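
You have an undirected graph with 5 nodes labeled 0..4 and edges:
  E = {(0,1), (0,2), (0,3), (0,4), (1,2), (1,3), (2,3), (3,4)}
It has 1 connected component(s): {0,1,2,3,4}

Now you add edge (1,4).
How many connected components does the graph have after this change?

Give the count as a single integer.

Initial component count: 1
Add (1,4): endpoints already in same component. Count unchanged: 1.
New component count: 1

Answer: 1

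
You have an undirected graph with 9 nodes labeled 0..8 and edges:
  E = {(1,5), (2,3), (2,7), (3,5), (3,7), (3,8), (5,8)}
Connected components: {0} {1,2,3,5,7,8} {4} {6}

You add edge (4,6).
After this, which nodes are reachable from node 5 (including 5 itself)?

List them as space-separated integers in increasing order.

Answer: 1 2 3 5 7 8

Derivation:
Before: nodes reachable from 5: {1,2,3,5,7,8}
Adding (4,6): merges two components, but neither contains 5. Reachability from 5 unchanged.
After: nodes reachable from 5: {1,2,3,5,7,8}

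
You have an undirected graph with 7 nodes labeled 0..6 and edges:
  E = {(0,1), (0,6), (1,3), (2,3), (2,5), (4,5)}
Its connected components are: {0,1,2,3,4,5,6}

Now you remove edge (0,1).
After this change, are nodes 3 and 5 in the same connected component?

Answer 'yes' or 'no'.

Answer: yes

Derivation:
Initial components: {0,1,2,3,4,5,6}
Removing edge (0,1): it was a bridge — component count 1 -> 2.
New components: {0,6} {1,2,3,4,5}
Are 3 and 5 in the same component? yes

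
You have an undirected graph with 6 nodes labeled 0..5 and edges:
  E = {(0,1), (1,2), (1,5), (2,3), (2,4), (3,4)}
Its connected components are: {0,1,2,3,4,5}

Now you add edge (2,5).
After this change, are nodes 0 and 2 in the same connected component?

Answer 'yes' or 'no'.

Answer: yes

Derivation:
Initial components: {0,1,2,3,4,5}
Adding edge (2,5): both already in same component {0,1,2,3,4,5}. No change.
New components: {0,1,2,3,4,5}
Are 0 and 2 in the same component? yes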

**Brief:**
Looking back over the data above, restate word for word the lines that begin at the line with "Now you add edge (1,4)." and end at the line with "After this, which", inclusive.

**Exercise response:**
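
Now you add edge (1,4).
How many connected components does the graph have after this change?

Give the count as a single integer.

Initial component count: 1
Add (1,4): endpoints already in same component. Count unchanged: 1.
New component count: 1

Answer: 1

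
You have an undirected graph with 9 nodes labeled 0..8 and edges:
  E = {(1,5), (2,3), (2,7), (3,5), (3,7), (3,8), (5,8)}
Connected components: {0} {1,2,3,5,7,8} {4} {6}

You add edge (4,6).
After this, which nodes are reachable from node 5 (including 5 itself)?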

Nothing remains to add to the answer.